§ **INFORMATION GIVEN**:
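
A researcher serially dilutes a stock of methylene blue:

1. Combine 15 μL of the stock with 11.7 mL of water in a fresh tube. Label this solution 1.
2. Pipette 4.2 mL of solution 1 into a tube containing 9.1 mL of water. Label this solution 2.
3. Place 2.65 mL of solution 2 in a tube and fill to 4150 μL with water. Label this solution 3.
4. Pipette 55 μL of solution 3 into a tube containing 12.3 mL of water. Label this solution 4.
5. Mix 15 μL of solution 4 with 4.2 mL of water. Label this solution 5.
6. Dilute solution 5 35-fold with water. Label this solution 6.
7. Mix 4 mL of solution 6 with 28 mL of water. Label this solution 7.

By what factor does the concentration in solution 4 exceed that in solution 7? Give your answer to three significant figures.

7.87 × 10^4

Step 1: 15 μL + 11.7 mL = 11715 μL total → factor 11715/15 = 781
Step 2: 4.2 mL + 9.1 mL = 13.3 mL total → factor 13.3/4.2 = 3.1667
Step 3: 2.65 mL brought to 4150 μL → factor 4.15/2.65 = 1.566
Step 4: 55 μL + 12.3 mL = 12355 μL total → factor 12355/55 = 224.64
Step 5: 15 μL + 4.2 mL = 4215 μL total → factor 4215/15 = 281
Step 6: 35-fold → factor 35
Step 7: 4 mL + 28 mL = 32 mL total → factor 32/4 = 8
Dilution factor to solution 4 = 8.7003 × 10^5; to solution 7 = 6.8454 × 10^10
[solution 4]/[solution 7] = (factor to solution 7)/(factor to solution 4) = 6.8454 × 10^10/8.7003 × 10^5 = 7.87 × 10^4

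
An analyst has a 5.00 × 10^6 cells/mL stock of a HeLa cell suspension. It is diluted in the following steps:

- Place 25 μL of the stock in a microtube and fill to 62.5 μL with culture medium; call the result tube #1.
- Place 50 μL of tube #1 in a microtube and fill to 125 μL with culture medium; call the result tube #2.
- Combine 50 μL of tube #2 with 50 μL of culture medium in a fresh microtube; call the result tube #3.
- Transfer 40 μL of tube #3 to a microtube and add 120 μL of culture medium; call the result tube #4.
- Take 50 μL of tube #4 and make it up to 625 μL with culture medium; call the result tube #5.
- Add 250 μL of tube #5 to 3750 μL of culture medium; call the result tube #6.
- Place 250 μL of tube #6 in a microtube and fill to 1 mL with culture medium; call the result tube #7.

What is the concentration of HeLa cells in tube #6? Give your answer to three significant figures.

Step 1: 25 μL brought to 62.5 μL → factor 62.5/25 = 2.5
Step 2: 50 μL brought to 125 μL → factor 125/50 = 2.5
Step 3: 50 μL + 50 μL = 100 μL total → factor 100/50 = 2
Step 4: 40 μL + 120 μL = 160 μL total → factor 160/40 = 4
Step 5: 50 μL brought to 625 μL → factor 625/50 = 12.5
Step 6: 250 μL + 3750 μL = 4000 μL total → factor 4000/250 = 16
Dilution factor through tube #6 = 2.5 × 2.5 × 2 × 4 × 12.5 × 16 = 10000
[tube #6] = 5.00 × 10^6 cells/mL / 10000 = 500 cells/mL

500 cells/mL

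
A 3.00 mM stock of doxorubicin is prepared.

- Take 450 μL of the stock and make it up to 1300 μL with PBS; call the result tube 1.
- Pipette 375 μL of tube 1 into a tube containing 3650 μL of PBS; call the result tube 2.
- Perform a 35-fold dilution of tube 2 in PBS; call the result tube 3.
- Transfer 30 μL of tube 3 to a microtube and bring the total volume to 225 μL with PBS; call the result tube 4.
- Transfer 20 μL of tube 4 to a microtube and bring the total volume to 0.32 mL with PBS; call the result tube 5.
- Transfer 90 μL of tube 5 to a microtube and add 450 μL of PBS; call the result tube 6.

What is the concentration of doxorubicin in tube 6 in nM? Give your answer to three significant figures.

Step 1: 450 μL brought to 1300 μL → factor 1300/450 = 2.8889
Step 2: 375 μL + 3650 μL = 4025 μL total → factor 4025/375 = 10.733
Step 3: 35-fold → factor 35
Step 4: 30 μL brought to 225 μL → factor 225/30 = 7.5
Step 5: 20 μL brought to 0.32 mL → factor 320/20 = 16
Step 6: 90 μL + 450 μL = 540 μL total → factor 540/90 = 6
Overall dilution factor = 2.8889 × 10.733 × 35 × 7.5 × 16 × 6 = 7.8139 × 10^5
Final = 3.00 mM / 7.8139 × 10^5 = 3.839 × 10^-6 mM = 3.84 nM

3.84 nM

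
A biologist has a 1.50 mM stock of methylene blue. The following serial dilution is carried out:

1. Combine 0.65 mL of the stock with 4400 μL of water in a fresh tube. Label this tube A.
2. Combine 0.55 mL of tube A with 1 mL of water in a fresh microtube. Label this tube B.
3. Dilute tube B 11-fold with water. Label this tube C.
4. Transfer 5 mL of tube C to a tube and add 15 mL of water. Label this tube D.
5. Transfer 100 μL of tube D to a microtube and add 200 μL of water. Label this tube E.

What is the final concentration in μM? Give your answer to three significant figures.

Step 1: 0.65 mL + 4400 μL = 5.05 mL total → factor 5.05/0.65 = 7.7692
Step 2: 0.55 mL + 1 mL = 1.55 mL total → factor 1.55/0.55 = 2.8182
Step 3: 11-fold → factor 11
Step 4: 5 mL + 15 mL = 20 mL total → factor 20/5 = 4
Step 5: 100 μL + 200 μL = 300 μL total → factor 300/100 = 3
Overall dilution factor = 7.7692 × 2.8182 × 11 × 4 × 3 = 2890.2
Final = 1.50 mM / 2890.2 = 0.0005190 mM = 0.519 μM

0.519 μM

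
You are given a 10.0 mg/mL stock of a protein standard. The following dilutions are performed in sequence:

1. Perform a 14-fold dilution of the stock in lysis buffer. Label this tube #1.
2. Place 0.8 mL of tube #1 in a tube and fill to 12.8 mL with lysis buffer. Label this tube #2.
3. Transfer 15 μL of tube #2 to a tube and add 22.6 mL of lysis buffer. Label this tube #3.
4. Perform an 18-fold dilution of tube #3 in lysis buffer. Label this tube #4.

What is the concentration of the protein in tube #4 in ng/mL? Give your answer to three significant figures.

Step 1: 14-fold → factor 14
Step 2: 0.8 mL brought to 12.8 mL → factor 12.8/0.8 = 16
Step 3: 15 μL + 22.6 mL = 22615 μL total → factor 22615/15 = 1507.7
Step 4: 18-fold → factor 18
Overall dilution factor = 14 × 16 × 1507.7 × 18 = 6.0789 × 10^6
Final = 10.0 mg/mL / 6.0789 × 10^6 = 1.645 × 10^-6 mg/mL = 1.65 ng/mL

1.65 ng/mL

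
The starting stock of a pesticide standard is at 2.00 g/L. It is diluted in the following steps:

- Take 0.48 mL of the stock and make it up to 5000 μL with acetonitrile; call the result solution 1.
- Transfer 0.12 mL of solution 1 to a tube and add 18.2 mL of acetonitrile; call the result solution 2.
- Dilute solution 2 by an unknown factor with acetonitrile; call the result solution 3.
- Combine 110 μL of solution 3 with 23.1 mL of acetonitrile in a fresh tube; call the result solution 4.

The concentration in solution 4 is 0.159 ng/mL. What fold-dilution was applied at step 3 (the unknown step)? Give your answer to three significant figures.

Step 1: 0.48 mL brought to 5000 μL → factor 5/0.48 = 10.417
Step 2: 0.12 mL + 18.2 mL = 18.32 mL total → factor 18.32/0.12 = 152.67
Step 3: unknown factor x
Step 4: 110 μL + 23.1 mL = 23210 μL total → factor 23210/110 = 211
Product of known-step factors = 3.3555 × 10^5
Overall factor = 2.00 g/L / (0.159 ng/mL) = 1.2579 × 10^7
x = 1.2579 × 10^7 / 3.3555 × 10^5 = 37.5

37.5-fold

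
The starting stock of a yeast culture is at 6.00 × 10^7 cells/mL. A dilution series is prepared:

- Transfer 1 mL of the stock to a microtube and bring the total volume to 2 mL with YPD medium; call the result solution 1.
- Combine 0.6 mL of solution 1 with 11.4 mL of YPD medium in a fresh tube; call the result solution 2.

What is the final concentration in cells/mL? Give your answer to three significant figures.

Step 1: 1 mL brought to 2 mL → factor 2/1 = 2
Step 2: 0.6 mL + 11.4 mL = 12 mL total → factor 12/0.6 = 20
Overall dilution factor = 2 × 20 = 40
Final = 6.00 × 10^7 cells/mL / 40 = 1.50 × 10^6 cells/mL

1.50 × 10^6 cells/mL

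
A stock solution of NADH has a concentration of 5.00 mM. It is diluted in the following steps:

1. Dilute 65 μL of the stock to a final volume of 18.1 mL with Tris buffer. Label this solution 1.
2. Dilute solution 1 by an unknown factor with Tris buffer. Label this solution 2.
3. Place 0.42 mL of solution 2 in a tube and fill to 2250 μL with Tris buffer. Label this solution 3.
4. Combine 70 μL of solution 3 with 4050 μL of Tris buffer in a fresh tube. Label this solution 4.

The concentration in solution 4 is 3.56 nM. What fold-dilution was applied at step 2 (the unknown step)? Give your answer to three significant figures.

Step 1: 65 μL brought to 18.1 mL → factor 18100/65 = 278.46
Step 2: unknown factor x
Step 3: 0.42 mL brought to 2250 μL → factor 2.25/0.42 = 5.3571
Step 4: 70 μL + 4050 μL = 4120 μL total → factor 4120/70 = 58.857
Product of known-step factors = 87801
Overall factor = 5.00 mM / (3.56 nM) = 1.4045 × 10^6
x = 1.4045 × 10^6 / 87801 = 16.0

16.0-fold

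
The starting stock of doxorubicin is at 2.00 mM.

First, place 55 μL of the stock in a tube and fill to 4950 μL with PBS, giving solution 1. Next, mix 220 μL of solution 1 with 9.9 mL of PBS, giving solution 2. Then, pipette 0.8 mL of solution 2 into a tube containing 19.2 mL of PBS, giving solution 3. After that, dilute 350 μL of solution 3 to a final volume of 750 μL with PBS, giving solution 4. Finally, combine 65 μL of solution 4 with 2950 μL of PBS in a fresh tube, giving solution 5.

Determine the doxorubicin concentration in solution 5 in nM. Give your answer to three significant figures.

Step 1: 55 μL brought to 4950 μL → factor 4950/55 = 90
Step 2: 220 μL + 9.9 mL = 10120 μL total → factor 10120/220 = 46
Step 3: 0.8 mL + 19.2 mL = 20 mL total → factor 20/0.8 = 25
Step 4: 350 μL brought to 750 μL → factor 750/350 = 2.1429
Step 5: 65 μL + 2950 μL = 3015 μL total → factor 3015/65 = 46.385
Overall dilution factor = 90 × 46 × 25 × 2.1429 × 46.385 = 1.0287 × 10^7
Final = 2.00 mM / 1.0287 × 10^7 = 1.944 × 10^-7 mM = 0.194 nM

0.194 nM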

§ **EXERCISE INSTRUCTIONS**:
Using the data above, reproduce exactly the lines from the line that contains "The starting stock of a pesticide" through the line that contains "- Combine 110", including both.

§ **ANSWER TO THE PROBLEM**:
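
The starting stock of a pesticide standard is at 2.00 g/L. It is diluted in the following steps:

- Take 0.48 mL of the stock and make it up to 5000 μL with acetonitrile; call the result solution 1.
- Transfer 0.12 mL of solution 1 to a tube and add 18.2 mL of acetonitrile; call the result solution 2.
- Dilute solution 2 by an unknown factor with acetonitrile; call the result solution 3.
- Combine 110 μL of solution 3 with 23.1 mL of acetonitrile in a fresh tube; call the result solution 4.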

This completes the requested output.